PROBLEM DETAILS:
Go through the records below and return each line that has "OpenSCAD" in it.
######
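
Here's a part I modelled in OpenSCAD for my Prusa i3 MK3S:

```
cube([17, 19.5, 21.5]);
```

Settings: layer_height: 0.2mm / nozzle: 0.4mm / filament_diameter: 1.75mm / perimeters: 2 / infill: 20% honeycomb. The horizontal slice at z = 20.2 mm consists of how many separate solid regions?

At z = 20.2 mm: the cube is present — its section is the full 17×19.5 rectangle. The result has 1 disconnected region.

1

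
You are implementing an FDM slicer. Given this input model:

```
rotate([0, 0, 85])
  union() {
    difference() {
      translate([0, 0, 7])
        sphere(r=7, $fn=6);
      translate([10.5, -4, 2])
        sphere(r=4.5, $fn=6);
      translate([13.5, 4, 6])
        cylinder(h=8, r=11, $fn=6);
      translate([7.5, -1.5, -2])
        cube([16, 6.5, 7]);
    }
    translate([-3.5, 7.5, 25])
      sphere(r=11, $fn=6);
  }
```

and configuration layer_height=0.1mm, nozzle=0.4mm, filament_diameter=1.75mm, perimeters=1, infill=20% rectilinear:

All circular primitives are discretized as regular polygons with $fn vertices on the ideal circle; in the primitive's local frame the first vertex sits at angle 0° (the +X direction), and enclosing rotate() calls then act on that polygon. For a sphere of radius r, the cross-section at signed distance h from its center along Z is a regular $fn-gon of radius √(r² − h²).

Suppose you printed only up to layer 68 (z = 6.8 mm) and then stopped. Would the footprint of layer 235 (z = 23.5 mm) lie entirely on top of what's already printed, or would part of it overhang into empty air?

Compare the two slices. At z = 6.8: the r=7 sphere contributes a regular 6-gon of circumradius √(7²−0.2²) = 6.997 (area = (6/2)·6.997²·sin(360°/6) = 127.20 mm²); the sphere at (10.5, -4) is not intersected at this z (|z−center|=4.800 > r=4.5); the r=11 cylinder at (13.5, 4) gives a regular 6-gon of circumradius 11 (constant along its height) (area = (6/2)·11.000²·sin(360°/6) = 314.37 mm²); the cube at (7.5, -1.5) is absent (z outside [-2, 5]); Subtracting the remaining from the first: starting from the r=7 sphere (127.20 mm²), the r=11 cylinder at (13.5, 4) partially overlaps it — only the 12.90 mm² overlap (of its 314.37 mm²) is removed, clipping the outline — area = 114.31 mm²; the sphere at (-3.5, 7.5) does not reach this height (|z−center|=18.200 > r=11); Combining (union): only the result so far is present, so the union is just that shape — area = 114.31 mm²; (rotated 85° about Z; rotation is an isometry so areas/perimeters/island counts are preserved). At z = 23.5: the sphere does not reach this height (|z−center|=16.500 > r=7); the sphere at (10.5, -4) is not intersected at this z (|z−center|=21.500 > r=4.5); the cylinder at (13.5, 4) does not reach this height (z outside [6, 14]); the cube at (7.5, -1.5) is not intersected at this z (z outside [-2, 5]); After the difference (first − rest): the first operand is absent here, so nothing remains; the r=11 sphere at (-3.5, 7.5) contributes a regular 6-gon of circumradius √(11²−1.5²) = 10.897 (area = (6/2)·10.897²·sin(360°/6) = 308.52 mm²); Merging all regions: only the r=11 sphere at (-3.5, 7.5) is present, so the union is just that shape — area = 308.52 mm²; (rotated 85° about Z; rotation is an isometry so areas/perimeters/island counts are preserved). Checking containment: at z = 23.5 the cross-section extends beyond the z = 6.8 cross-section by about 239.73 mm².

part overhangs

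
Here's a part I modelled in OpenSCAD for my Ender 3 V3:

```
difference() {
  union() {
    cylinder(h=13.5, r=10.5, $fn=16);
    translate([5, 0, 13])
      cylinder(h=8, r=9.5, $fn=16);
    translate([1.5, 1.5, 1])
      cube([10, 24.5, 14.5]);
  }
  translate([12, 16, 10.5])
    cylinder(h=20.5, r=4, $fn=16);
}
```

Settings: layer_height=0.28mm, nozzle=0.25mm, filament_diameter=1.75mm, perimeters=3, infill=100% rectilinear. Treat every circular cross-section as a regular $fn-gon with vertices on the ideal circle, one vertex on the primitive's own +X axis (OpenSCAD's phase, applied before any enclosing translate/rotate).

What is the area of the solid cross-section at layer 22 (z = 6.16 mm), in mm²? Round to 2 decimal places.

526.95 mm²

At z = 6.16 mm: the r=10.5 cylinder gives a regular 16-gon of circumradius 10.5 (constant along its height) (area = (16/2)·10.500²·sin(360°/16) = 337.53 mm²); the cylinder at (5, 0) does not reach this height (z outside [13, 21]); the cube at (1.5, 1.5) is present — its section is the full 10×24.5 rectangle (area 245.00 mm²); Merging all regions: the regions partially overlap — summed areas 582.53 mm² minus the doubly-counted overlap 55.58 mm² gives 526.95 mm² — area = 526.95 mm²; the cylinder at (12, 16) is not intersected at this z (z outside [10.5, 31]); Subtracting the remaining from the first: none of the subtracted shapes is present at this height, so that combined region is unchanged — area = 526.95 mm². Overall, the cross-section is a single solid region. Net area = 526.95 mm².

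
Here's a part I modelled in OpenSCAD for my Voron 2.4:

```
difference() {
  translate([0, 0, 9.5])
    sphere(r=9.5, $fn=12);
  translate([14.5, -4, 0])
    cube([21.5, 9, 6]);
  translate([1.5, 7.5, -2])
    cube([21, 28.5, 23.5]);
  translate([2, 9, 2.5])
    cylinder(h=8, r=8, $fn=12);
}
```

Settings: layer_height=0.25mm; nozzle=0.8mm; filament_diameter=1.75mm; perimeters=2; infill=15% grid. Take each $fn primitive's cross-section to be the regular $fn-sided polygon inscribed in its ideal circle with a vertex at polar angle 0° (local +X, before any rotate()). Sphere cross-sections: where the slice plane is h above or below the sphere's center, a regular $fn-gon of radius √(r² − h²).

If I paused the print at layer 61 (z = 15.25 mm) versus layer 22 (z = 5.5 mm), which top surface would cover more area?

Layer 61 (z = 15.25): the r=9.5 sphere contributes a regular 12-gon of circumradius √(9.5²−5.75²) = 7.562 (area = (12/2)·7.562²·sin(360°/12) = 171.56 mm²); the cube at (14.5, -4) is not intersected at this z (z outside [0, 6]); the cube at (1.5, 7.5) (footprint 21×28.5) is included at this height (area 598.50 mm²); the cylinder at (2, 9) is absent (z outside [2.5, 10.5]); Subtracting the remaining from the first: starting from the r=9.5 sphere (171.56 mm²), the 21×28.5 cube at (1.5, 7.5) misses the remaining region (no effect) — area = 171.56 mm². So its area = 171.56 mm². Layer 22 (z = 5.5): the r=9.5 sphere contributes a regular 12-gon of circumradius √(9.5²−4²) = 8.617 (area = (12/2)·8.617²·sin(360°/12) = 222.75 mm²); the 21.5×9 cube at (14.5, -4) contributes its full rectangle (area 193.50 mm²); the 21×28.5 cube at (1.5, 7.5) contributes its full rectangle (area 598.50 mm²); the cylinder at (2, 9): section is a regular 12-gon, circumradius r=8 (area = (12/2)·8.000²·sin(360°/12) = 192.00 mm²); Taking the first minus the rest: starting from the r=9.5 sphere (222.75 mm²), the 21.5×9 cube at (14.5, -4) misses the remaining region (no effect); the 21×28.5 cube at (1.5, 7.5) partially overlaps it — only the 0.95 mm² overlap (of its 598.50 mm²) is removed, clipping the outline; the r=8 cylinder at (2, 9) partially overlaps it — only the 65.00 mm² overlap (of its 192.00 mm²) is removed, clipping the outline — area = 156.80 mm². So its area = 156.80 mm². Layer 61 is larger (171.56 vs 156.80 mm²).

layer 61 (z = 15.25 mm)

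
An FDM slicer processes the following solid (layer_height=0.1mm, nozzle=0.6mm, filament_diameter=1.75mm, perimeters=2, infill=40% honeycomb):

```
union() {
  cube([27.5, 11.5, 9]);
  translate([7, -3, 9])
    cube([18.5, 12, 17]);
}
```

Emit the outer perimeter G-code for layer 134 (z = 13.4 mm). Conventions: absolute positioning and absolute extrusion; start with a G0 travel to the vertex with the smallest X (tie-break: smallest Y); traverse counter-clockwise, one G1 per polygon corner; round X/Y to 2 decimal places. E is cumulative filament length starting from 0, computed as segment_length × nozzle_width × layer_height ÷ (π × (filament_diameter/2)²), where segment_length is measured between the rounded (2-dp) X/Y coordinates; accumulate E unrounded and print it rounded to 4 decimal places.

G0 X7.00 Y-3.00 Z13.40
G1 X25.50 Y-3.00 E0.4615
G1 X25.50 Y9.00 E0.7608
G1 X7.00 Y9.00 E1.2223
G1 X7.00 Y-3.00 E1.5217

At z = 13.4 mm: the cube is absent (z outside [0, 9]); the 18.5×12 cube at (7, -3) contributes its full rectangle; Combining (union): only the 18.5×12 cube at (7, -3) is present, so the union is just that shape — 1 connected region. The outline is a single polygon with 4 vertices. Extrusion per mm of travel: 0.6 × 0.1 / (π × 0.875²) = 0.024945. Accumulating E over each segment gives final E = 1.5217.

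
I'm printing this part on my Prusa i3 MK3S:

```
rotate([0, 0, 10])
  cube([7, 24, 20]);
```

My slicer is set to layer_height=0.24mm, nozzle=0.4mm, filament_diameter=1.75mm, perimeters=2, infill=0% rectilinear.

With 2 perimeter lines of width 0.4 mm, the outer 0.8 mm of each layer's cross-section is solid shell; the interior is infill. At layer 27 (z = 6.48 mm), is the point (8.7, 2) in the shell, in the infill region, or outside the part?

At z = 6.48 mm: the cube is present — its section is the full 7×24 rectangle; (rotated 10° about Z; rotation is an isometry so areas/perimeters/island counts are preserved). Overall, the cross-section is a single solid region. Undo the 10° rotation: the query point maps to (8.915, 0.459) in the un-rotated model frame. The nearest boundary edge runs (7.00, 0.00)→(7.00, 24.00); distance from the point to it = 1.92 mm. The point is not inside any of the regions above, so it lies outside the cross-section (1.92 mm from the nearest boundary).

outside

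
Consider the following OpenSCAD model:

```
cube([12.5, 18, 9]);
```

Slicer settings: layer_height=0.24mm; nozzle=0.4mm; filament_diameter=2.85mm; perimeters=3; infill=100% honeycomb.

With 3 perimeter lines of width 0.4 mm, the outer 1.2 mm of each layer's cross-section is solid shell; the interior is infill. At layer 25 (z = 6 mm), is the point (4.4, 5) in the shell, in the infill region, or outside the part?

infill

At z = 6 mm: the cube is present — its section is the full 12.5×18 rectangle. Overall, the cross-section is a single solid region. The nearest boundary edge runs (0.00, 18.00)→(0.00, 0.00); distance from the point to it = 4.40 mm. The point is inside the cross-section and 4.40 mm from the nearest boundary — more than the 1.2 mm shell width (3 × 0.4), so it's in the infill interior.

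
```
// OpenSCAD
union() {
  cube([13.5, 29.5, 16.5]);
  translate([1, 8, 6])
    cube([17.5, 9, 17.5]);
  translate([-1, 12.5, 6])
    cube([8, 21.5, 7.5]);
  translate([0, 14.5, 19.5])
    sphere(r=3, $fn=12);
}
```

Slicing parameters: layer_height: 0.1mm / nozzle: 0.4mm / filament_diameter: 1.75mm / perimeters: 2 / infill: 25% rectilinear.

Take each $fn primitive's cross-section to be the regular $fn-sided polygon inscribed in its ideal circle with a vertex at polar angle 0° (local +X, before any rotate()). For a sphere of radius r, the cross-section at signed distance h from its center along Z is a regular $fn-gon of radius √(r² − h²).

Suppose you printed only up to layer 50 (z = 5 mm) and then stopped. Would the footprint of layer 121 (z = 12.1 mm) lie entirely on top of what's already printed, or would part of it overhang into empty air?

part overhangs

Compare the two slices. At z = 5: the cube is present — its section is the full 13.5×29.5 rectangle (area 398.25 mm²); the cube at (1, 8) is absent (z outside [6, 23.5]); the cube at (-1, 12.5) does not reach this height (z outside [6, 13.5]); the sphere at (0, 14.5) is absent (|z−center|=14.500 > r=3); Combining (union): only the 13.5×29.5 cube is present, so the union is just that shape — area = 398.25 mm². At z = 12.1: the 13.5×29.5 cube contributes its full rectangle (area 398.25 mm²); the cube at (1, 8) (footprint 17.5×9) is included at this height (area 157.50 mm²); the cube at (-1, 12.5) (footprint 8×21.5) is included at this height (area 172.00 mm²); the sphere at (0, 14.5) is not intersected at this z (|z−center|=7.400 > r=3); Taking the union: the regions partially overlap — summed areas 727.75 mm² minus the doubly-counted overlap 231.50 mm² gives 496.25 mm² — area = 496.25 mm². Checking containment: at z = 12.1 the cross-section extends beyond the z = 5 cross-section by about 98.00 mm².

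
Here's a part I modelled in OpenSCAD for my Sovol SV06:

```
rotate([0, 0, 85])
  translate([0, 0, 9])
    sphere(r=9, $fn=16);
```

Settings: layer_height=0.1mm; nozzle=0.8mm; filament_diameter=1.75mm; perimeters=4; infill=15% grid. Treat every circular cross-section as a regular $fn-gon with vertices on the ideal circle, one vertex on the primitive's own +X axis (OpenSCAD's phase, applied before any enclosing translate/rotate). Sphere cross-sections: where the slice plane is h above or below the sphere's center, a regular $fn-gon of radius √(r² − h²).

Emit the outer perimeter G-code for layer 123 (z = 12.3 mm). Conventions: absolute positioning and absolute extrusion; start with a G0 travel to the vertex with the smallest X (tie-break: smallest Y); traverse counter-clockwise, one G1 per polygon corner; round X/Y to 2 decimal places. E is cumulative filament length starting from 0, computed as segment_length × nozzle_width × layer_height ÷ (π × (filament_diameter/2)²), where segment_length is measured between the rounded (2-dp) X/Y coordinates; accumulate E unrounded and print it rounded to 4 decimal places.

G0 X-8.34 Y0.73 Z12.30
G1 X-7.99 Y-2.52 E0.1087
G1 X-6.41 Y-5.38 E0.2174
G1 X-3.87 Y-7.43 E0.3260
G1 X-0.73 Y-8.34 E0.4347
G1 X2.52 Y-7.99 E0.5434
G1 X5.38 Y-6.41 E0.6521
G1 X7.43 Y-3.87 E0.7607
G1 X8.34 Y-0.73 E0.8694
G1 X7.99 Y2.52 E0.9781
G1 X6.41 Y5.38 E1.0868
G1 X3.87 Y7.43 E1.1953
G1 X0.73 Y8.34 E1.3041
G1 X-2.52 Y7.99 E1.4128
G1 X-5.38 Y6.41 E1.5215
G1 X-7.43 Y3.87 E1.6300
G1 X-8.34 Y0.73 E1.7388

At z = 12.3 mm: the r=9 sphere slices to a regular 16-gon of circumradius 8.373 (√(r²−h²) with h=3.3 from center); (whole slice rotated 85° about Z — lengths, areas and connectivity unchanged). The outline is a single polygon with 16 vertices. Extrusion per mm of travel: 0.8 × 0.1 / (π × 0.875²) = 0.033260. Accumulating E over each segment gives final E = 1.7388.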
######
RESPONSE AREA:
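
Here's a part I modelled in OpenSCAD for my Prusa i3 MK3S:
Here's a part I modelled in OpenSCAD for my Ender 3 V3:
Settings: layer_height=0.28mm, nozzle=0.25mm, filament_diameter=1.75mm, perimeters=3, infill=100% rectilinear. Treat every circular cross-section as a regular $fn-gon with vertices on the ideal circle, one vertex on the primitive's own +X axis (OpenSCAD's phase, applied before any enclosing translate/rotate).
Here's a part I modelled in OpenSCAD for my Voron 2.4:
Consider the following OpenSCAD model:
// OpenSCAD
Here's a part I modelled in OpenSCAD for my Sovol SV06:
Settings: layer_height=0.1mm; nozzle=0.8mm; filament_diameter=1.75mm; perimeters=4; infill=15% grid. Treat every circular cross-section as a regular $fn-gon with vertices on the ideal circle, one vertex on the primitive's own +X axis (OpenSCAD's phase, applied before any enclosing translate/rotate). Sphere cross-sections: where the slice plane is h above or below the sphere's center, a regular $fn-gon of radius √(r² − h²).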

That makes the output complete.